Stored data:
Content starts

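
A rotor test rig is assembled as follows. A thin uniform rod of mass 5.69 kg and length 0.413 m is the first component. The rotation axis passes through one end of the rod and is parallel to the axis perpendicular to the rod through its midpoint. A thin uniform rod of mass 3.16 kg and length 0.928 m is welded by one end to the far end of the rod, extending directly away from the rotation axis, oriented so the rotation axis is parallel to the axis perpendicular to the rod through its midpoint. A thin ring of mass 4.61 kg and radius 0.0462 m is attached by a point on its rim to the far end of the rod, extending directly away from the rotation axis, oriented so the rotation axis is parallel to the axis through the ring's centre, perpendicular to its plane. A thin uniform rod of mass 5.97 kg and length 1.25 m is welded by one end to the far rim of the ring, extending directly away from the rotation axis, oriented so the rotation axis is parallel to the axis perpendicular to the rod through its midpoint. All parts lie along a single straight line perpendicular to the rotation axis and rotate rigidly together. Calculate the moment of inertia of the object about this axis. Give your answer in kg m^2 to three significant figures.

Thin rod: I_cm = (1/12)ML² = (1/12)(5.69)(0.413)² = 0.080878 kg m^2; centre at d = 0.2065 m, so I = I_cm + Md² gives I = 0.080878 + (5.69)(0.2065)² = 0.32351 kg m^2.
Thin rod: I_cm = (1/12)ML² = (1/12)(3.16)(0.928)² = 0.22678 kg m^2; centre at d = 0.2065 + 0.2065 + 0.464 = 0.877 m, so I = I_cm + Md² gives I = 0.22678 + (3.16)(0.877)² = 2.6572 kg m^2.
Thin ring: I_cm = MR² = (4.61)(0.0462)² = 0.0098398 kg m^2; centre at d = 0.2065 + 0.2065 + 0.464 + 0.464 + 0.0462 = 1.3872 m, so I = I_cm + Md² gives I = 0.0098398 + (4.61)(1.3872)² = 8.881 kg m^2.
Thin rod: I_cm = (1/12)ML² = (1/12)(5.97)(1.25)² = 0.77734 kg m^2; centre at d = 0.2065 + 0.2065 + 0.464 + 0.464 + 0.0462 + 0.0462 + 0.625 = 2.0584 m, so I = I_cm + Md² gives I = 0.77734 + (5.97)(2.0584)² = 26.072 kg m^2.
Total I = 0.32351 + 2.6572 + 8.881 + 26.072 = 37.934 kg m^2.

37.9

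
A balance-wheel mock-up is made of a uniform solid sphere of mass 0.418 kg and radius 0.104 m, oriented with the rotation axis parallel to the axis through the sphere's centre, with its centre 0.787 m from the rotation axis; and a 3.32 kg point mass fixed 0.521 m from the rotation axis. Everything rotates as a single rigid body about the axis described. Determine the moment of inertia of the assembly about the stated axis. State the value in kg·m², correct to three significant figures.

Solid sphere: I_cm = (2/5)MR² = (2/5)(0.418)(0.104)² = 0.0018084 kg·m²; centre at d = 0.787 m, so the parallel axis theorem gives I = 0.0018084 + (0.418)(0.787)² = 0.2607 kg·m².
Point mass: I_cm = 0; centre at d = 0.521 m, so the parallel axis theorem gives I = 0 + (3.32)(0.521)² = 0.90118 kg·m².
Total I = 0.2607 + 0.90118 = 1.1619 kg·m².

1.16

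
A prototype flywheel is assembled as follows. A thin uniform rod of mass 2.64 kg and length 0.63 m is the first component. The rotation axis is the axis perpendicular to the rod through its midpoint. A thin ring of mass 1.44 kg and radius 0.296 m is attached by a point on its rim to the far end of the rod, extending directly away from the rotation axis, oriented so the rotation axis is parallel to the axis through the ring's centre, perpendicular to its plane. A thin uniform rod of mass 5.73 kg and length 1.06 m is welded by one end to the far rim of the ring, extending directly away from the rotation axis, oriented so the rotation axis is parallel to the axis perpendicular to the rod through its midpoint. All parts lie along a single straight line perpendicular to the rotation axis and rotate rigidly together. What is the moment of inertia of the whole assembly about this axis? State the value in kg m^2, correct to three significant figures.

Thin rod: I_cm = (1/12)ML² = (1/12)(2.64)(0.63)² = 0.087318 kg m^2; axis through the centre, so I = 0.087318 kg m^2.
Thin ring: I_cm = MR² = (1.44)(0.296)² = 0.12617 kg m^2; centre at d = 0.315 + 0.296 = 0.611 m, so the parallel axis theorem gives I = 0.12617 + (1.44)(0.611)² = 0.66375 kg m^2.
Thin rod: I_cm = (1/12)ML² = (1/12)(5.73)(1.06)² = 0.53652 kg m^2; centre at d = 0.315 + 0.296 + 0.296 + 0.53 = 1.437 m, so the parallel axis theorem gives I = 0.53652 + (5.73)(1.437)² = 12.369 kg m^2.
Total I = 0.087318 + 0.66375 + 12.369 = 13.12 kg m^2.

13.1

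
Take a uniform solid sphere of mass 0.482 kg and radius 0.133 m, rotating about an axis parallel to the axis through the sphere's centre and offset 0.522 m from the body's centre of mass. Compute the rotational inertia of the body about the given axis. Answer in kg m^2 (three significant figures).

I_cm = (2/5)MR² = (2/5)(0.482)(0.133)² = 0.0034104 kg m^2; centre at d = 0.522 m, so the parallel axis theorem gives I = 0.0034104 + (0.482)(0.522)² = 0.13475 kg m^2.

0.135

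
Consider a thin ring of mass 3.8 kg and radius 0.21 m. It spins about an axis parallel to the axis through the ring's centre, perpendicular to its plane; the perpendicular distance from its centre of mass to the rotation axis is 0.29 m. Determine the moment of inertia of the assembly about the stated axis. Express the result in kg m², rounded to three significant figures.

0.487

I_cm = MR² = (3.8)(0.21)² = 0.16758 kg m²; centre at d = 0.29 m, so the parallel axis theorem gives I = 0.16758 + (3.8)(0.29)² = 0.48716 kg m².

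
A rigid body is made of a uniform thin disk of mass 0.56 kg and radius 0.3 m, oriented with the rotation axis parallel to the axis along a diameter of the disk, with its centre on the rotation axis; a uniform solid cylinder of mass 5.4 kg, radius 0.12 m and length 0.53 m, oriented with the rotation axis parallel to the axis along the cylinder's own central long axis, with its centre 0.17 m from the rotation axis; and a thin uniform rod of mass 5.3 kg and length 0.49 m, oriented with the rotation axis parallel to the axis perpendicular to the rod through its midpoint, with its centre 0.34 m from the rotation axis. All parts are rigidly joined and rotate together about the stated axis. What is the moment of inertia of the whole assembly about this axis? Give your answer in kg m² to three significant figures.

Thin disk: I_cm = (1/4)MR² = (1/4)(0.56)(0.3)² = 0.0126 kg m²; axis through the centre, so I = 0.0126 kg m².
Solid cylinder: I_cm = (1/2)MR² = (1/2)(5.4)(0.12)² = 0.03888 kg m²; centre at d = 0.17 m, so I = I_cm + Md² gives I = 0.03888 + (5.4)(0.17)² = 0.19494 kg m².
Thin rod: I_cm = (1/12)ML² = (1/12)(5.3)(0.49)² = 0.10604 kg m²; centre at d = 0.34 m, so I = I_cm + Md² gives I = 0.10604 + (5.3)(0.34)² = 0.71872 kg m².
Total I = 0.0126 + 0.19494 + 0.71872 = 0.92626 kg m².

0.926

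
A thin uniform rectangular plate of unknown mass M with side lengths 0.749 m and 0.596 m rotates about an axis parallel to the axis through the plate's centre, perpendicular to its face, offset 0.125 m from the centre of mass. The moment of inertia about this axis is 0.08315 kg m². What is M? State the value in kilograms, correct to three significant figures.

0.904

I = I_cm + Md² = (1/12)M(a²+b²) + Md² = M·[0.0833333·[(0.749)² + (0.596)²] + (0.125)²] = M·0.091976.
So M = 0.08315 / 0.091976 = 0.90404 kg.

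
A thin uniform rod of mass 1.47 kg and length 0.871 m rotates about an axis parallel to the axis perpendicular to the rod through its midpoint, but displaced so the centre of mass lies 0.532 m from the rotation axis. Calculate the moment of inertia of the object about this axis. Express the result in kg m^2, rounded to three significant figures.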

Content ends

### To do
Give back the data above word for word.

### Response to this exercise
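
A rotor test rig is assembled as follows. A thin uniform rod of mass 5.69 kg and length 0.413 m is the first component. The rotation axis passes through one end of the rod and is parallel to the axis perpendicular to the rod through its midpoint. A thin uniform rod of mass 3.16 kg and length 0.928 m is welded by one end to the far end of the rod, extending directly away from the rotation axis, oriented so the rotation axis is parallel to the axis perpendicular to the rod through its midpoint. A thin ring of mass 4.61 kg and radius 0.0462 m is attached by a point on its rim to the far end of the rod, extending directly away from the rotation axis, oriented so the rotation axis is parallel to the axis through the ring's centre, perpendicular to its plane. A thin uniform rod of mass 5.97 kg and length 1.25 m is welded by one end to the far rim of the ring, extending directly away from the rotation axis, oriented so the rotation axis is parallel to the axis perpendicular to the rod through its midpoint. All parts lie along a single straight line perpendicular to the rotation axis and rotate rigidly together. Calculate the moment of inertia of the object about this axis. Give your answer in kg m^2 to three significant figures.

Thin rod: I_cm = (1/12)ML² = (1/12)(5.69)(0.413)² = 0.080878 kg m^2; centre at d = 0.2065 m, so I = I_cm + Md² gives I = 0.080878 + (5.69)(0.2065)² = 0.32351 kg m^2.
Thin rod: I_cm = (1/12)ML² = (1/12)(3.16)(0.928)² = 0.22678 kg m^2; centre at d = 0.2065 + 0.2065 + 0.464 = 0.877 m, so I = I_cm + Md² gives I = 0.22678 + (3.16)(0.877)² = 2.6572 kg m^2.
Thin ring: I_cm = MR² = (4.61)(0.0462)² = 0.0098398 kg m^2; centre at d = 0.2065 + 0.2065 + 0.464 + 0.464 + 0.0462 = 1.3872 m, so I = I_cm + Md² gives I = 0.0098398 + (4.61)(1.3872)² = 8.881 kg m^2.
Thin rod: I_cm = (1/12)ML² = (1/12)(5.97)(1.25)² = 0.77734 kg m^2; centre at d = 0.2065 + 0.2065 + 0.464 + 0.464 + 0.0462 + 0.0462 + 0.625 = 2.0584 m, so I = I_cm + Md² gives I = 0.77734 + (5.97)(2.0584)² = 26.072 kg m^2.
Total I = 0.32351 + 2.6572 + 8.881 + 26.072 = 37.934 kg m^2.

37.9

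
A balance-wheel mock-up is made of a uniform solid sphere of mass 0.418 kg and radius 0.104 m, oriented with the rotation axis parallel to the axis through the sphere's centre, with its centre 0.787 m from the rotation axis; and a 3.32 kg point mass fixed 0.521 m from the rotation axis. Everything rotates as a single rigid body about the axis described. Determine the moment of inertia of the assembly about the stated axis. State the value in kg·m², correct to three significant figures.

Solid sphere: I_cm = (2/5)MR² = (2/5)(0.418)(0.104)² = 0.0018084 kg·m²; centre at d = 0.787 m, so the parallel axis theorem gives I = 0.0018084 + (0.418)(0.787)² = 0.2607 kg·m².
Point mass: I_cm = 0; centre at d = 0.521 m, so the parallel axis theorem gives I = 0 + (3.32)(0.521)² = 0.90118 kg·m².
Total I = 0.2607 + 0.90118 = 1.1619 kg·m².

1.16

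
A prototype flywheel is assembled as follows. A thin uniform rod of mass 2.64 kg and length 0.63 m is the first component. The rotation axis is the axis perpendicular to the rod through its midpoint. A thin ring of mass 1.44 kg and radius 0.296 m is attached by a point on its rim to the far end of the rod, extending directly away from the rotation axis, oriented so the rotation axis is parallel to the axis through the ring's centre, perpendicular to its plane. A thin uniform rod of mass 5.73 kg and length 1.06 m is welded by one end to the far rim of the ring, extending directly away from the rotation axis, oriented so the rotation axis is parallel to the axis perpendicular to the rod through its midpoint. All parts lie along a single straight line perpendicular to the rotation axis and rotate rigidly together. What is the moment of inertia of the whole assembly about this axis? State the value in kg m^2, correct to three significant figures.

Thin rod: I_cm = (1/12)ML² = (1/12)(2.64)(0.63)² = 0.087318 kg m^2; axis through the centre, so I = 0.087318 kg m^2.
Thin ring: I_cm = MR² = (1.44)(0.296)² = 0.12617 kg m^2; centre at d = 0.315 + 0.296 = 0.611 m, so the parallel axis theorem gives I = 0.12617 + (1.44)(0.611)² = 0.66375 kg m^2.
Thin rod: I_cm = (1/12)ML² = (1/12)(5.73)(1.06)² = 0.53652 kg m^2; centre at d = 0.315 + 0.296 + 0.296 + 0.53 = 1.437 m, so the parallel axis theorem gives I = 0.53652 + (5.73)(1.437)² = 12.369 kg m^2.
Total I = 0.087318 + 0.66375 + 12.369 = 13.12 kg m^2.

13.1

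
Take a uniform solid sphere of mass 0.482 kg and radius 0.133 m, rotating about an axis parallel to the axis through the sphere's centre and offset 0.522 m from the body's centre of mass. Compute the rotational inertia of the body about the given axis. Answer in kg m^2 (three significant figures).

I_cm = (2/5)MR² = (2/5)(0.482)(0.133)² = 0.0034104 kg m^2; centre at d = 0.522 m, so the parallel axis theorem gives I = 0.0034104 + (0.482)(0.522)² = 0.13475 kg m^2.

0.135

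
Consider a thin ring of mass 3.8 kg and radius 0.21 m. It spins about an axis parallel to the axis through the ring's centre, perpendicular to its plane; the perpendicular distance from its centre of mass to the rotation axis is 0.29 m. Determine the moment of inertia of the assembly about the stated axis. Express the result in kg m², rounded to three significant figures.

0.487

I_cm = MR² = (3.8)(0.21)² = 0.16758 kg m²; centre at d = 0.29 m, so the parallel axis theorem gives I = 0.16758 + (3.8)(0.29)² = 0.48716 kg m².

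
A rigid body is made of a uniform thin disk of mass 0.56 kg and radius 0.3 m, oriented with the rotation axis parallel to the axis along a diameter of the disk, with its centre on the rotation axis; a uniform solid cylinder of mass 5.4 kg, radius 0.12 m and length 0.53 m, oriented with the rotation axis parallel to the axis along the cylinder's own central long axis, with its centre 0.17 m from the rotation axis; and a thin uniform rod of mass 5.3 kg and length 0.49 m, oriented with the rotation axis parallel to the axis perpendicular to the rod through its midpoint, with its centre 0.34 m from the rotation axis. All parts are rigidly joined and rotate together about the stated axis. What is the moment of inertia of the whole assembly about this axis? Give your answer in kg m² to three significant figures.

Thin disk: I_cm = (1/4)MR² = (1/4)(0.56)(0.3)² = 0.0126 kg m²; axis through the centre, so I = 0.0126 kg m².
Solid cylinder: I_cm = (1/2)MR² = (1/2)(5.4)(0.12)² = 0.03888 kg m²; centre at d = 0.17 m, so I = I_cm + Md² gives I = 0.03888 + (5.4)(0.17)² = 0.19494 kg m².
Thin rod: I_cm = (1/12)ML² = (1/12)(5.3)(0.49)² = 0.10604 kg m²; centre at d = 0.34 m, so I = I_cm + Md² gives I = 0.10604 + (5.3)(0.34)² = 0.71872 kg m².
Total I = 0.0126 + 0.19494 + 0.71872 = 0.92626 kg m².

0.926

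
A thin uniform rectangular plate of unknown mass M with side lengths 0.749 m and 0.596 m rotates about an axis parallel to the axis through the plate's centre, perpendicular to its face, offset 0.125 m from the centre of mass. The moment of inertia about this axis is 0.08315 kg m². What is M? State the value in kilograms, correct to three significant figures.

0.904

I = I_cm + Md² = (1/12)M(a²+b²) + Md² = M·[0.0833333·[(0.749)² + (0.596)²] + (0.125)²] = M·0.091976.
So M = 0.08315 / 0.091976 = 0.90404 kg.

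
A thin uniform rod of mass 1.47 kg and length 0.871 m rotates about an axis parallel to the axis perpendicular to the rod through its midpoint, but displaced so the centre of mass lies 0.532 m from the rotation axis. Calculate the moment of inertia of the object about this axis. Express the result in kg m^2, rounded to three significant figures.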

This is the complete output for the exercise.